══ Input material

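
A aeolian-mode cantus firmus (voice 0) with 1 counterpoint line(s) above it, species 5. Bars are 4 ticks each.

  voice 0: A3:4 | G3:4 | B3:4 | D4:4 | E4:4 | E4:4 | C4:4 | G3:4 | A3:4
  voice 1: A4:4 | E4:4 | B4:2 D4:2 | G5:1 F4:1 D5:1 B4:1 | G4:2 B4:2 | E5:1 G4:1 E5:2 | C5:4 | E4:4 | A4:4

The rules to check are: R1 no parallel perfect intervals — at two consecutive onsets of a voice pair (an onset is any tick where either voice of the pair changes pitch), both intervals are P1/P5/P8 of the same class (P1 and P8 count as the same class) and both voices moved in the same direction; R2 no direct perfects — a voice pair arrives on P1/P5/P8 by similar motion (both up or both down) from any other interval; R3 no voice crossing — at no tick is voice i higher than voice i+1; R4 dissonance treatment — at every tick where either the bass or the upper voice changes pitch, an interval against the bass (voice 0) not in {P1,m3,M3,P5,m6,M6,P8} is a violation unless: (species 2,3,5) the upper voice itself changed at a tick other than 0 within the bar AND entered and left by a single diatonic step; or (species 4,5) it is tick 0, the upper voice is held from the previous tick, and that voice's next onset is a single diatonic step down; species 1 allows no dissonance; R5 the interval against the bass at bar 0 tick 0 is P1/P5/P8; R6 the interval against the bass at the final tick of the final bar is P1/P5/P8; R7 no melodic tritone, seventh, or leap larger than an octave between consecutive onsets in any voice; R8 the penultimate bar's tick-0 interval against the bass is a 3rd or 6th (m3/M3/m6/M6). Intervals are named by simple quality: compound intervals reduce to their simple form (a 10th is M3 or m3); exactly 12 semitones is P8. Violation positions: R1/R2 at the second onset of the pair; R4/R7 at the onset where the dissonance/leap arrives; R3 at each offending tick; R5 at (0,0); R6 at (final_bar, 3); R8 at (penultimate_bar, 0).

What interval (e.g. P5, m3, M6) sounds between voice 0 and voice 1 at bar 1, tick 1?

voice 0=G3 voice 1=E4 -> M6

M6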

════

**Work task:** Copy exactly the opening line of the material, the line bearing "voice 1: A4:4", and every line between them. Include nothing else.

**Response:**
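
A aeolian-mode cantus firmus (voice 0) with 1 counterpoint line(s) above it, species 5. Bars are 4 ticks each.

  voice 0: A3:4 | G3:4 | B3:4 | D4:4 | E4:4 | E4:4 | C4:4 | G3:4 | A3:4
  voice 1: A4:4 | E4:4 | B4:2 D4:2 | G5:1 F4:1 D5:1 B4:1 | G4:2 B4:2 | E5:1 G4:1 E5:2 | C5:4 | E4:4 | A4:4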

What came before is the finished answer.